Data extract: Begin

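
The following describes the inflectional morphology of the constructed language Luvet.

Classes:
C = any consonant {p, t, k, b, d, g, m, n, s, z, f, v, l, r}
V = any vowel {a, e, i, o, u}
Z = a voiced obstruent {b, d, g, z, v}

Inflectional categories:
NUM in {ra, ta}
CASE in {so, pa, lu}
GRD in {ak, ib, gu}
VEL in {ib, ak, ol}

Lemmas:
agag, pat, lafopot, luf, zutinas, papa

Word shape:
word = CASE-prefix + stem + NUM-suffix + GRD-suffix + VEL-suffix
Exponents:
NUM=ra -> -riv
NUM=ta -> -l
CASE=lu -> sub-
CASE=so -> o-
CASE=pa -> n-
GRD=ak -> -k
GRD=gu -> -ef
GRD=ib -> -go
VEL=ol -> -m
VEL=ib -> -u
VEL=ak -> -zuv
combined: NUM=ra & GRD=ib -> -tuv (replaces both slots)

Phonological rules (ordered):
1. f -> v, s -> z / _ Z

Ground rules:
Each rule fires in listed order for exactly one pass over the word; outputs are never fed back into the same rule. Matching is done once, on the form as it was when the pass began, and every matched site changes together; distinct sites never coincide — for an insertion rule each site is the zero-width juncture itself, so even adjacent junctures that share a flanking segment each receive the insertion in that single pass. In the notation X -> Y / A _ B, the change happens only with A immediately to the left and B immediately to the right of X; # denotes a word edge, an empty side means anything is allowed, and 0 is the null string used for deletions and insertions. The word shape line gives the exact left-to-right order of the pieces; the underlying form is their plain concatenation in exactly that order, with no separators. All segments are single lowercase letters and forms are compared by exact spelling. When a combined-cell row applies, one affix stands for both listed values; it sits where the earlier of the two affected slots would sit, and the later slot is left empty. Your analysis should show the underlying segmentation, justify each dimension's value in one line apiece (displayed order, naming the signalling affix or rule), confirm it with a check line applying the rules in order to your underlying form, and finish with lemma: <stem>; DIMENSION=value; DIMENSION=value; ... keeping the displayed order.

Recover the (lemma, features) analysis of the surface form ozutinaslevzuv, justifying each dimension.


underlying: o-zutinas-l-ef-zuv
NUM=ta - signalled by the affix -l
CASE=so - signalled by the affix o-
GRD=gu - signalled by the affix -ef
VEL=ak - signalled by the affix -zuv
check: ozutinaslefzuv -> ozutinaslevzuv
lemma: zutinas; NUM=ta; CASE=so; GRD=gu; VEL=ak


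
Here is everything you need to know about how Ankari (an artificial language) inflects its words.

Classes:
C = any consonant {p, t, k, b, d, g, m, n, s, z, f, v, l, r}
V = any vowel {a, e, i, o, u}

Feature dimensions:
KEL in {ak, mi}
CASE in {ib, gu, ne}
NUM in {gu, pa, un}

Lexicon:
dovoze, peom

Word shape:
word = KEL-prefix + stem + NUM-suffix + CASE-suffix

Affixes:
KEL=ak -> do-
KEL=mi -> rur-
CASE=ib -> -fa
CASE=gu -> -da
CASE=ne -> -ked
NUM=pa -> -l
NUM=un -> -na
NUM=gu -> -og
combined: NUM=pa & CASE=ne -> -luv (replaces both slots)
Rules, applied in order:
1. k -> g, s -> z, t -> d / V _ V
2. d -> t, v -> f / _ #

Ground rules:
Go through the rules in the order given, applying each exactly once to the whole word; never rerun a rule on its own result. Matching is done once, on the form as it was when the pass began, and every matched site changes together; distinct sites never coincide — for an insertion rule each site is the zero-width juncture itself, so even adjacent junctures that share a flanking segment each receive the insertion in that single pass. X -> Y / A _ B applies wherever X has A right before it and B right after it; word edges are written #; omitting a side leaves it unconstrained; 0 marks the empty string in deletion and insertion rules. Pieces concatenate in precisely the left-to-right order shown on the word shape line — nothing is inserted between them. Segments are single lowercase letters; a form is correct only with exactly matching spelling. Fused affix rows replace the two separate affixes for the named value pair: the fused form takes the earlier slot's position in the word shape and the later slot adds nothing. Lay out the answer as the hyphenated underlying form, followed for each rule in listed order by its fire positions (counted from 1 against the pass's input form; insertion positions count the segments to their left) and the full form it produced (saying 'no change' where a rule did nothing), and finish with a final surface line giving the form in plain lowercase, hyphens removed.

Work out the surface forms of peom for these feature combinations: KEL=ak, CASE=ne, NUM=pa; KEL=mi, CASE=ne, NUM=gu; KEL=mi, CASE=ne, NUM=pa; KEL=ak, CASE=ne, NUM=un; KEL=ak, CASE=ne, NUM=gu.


cell KEL=ak, CASE=ne, NUM=pa:
underlying: do-peom-luv
1. k -> g, s -> z, t -> d / V _ V: no change
2. d -> t, v -> f / _ #: fires at position(s) 9: dopeomluf
surface: dopeomluf

cell KEL=mi, CASE=ne, NUM=gu:
underlying: rur-peom-og-ked
1. k -> g, s -> z, t -> d / V _ V: no change
2. d -> t, v -> f / _ #: fires at position(s) 12: rurpeomogket
surface: rurpeomogket

cell KEL=mi, CASE=ne, NUM=pa:
underlying: rur-peom-luv
1. k -> g, s -> z, t -> d / V _ V: no change
2. d -> t, v -> f / _ #: fires at position(s) 10: rurpeomluf
surface: rurpeomluf

cell KEL=ak, CASE=ne, NUM=un:
underlying: do-peom-na-ked
1. k -> g, s -> z, t -> d / V _ V: fires at position(s) 9: dopeomnaged
2. d -> t, v -> f / _ #: fires at position(s) 11: dopeomnaget
surface: dopeomnaget

cell KEL=ak, CASE=ne, NUM=gu:
underlying: do-peom-og-ked
1. k -> g, s -> z, t -> d / V _ V: no change
2. d -> t, v -> f / _ #: fires at position(s) 11: dopeomogket
surface: dopeomogket


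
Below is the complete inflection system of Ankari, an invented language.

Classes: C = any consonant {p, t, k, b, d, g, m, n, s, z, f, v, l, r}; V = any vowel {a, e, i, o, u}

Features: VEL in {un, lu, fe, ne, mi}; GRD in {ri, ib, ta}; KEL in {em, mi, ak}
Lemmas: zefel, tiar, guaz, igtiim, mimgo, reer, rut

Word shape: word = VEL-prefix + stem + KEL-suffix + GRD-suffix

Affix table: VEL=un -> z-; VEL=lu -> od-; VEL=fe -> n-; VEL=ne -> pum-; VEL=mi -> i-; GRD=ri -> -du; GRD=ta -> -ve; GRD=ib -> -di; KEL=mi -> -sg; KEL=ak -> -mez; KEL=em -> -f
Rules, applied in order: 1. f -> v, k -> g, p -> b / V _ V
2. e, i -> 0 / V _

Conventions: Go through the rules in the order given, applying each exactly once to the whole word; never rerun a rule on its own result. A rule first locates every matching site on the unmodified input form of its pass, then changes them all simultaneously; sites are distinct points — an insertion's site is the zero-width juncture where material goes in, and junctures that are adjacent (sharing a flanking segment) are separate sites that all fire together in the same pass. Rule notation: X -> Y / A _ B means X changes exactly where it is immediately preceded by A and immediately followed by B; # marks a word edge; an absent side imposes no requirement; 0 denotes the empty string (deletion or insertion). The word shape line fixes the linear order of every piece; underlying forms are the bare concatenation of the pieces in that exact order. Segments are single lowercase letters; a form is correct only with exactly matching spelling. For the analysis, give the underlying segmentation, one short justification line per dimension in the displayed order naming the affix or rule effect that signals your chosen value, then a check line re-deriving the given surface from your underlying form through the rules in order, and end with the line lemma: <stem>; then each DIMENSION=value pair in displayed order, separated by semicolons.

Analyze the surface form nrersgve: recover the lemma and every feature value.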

Data extract: End

• Instructions for the task: Show all lines from the entries that hold "Lemmas".

• Solved exercise:
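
Lemmas:
Lemmas: zefel, tiar, guaz, igtiim, mimgo, reer, rut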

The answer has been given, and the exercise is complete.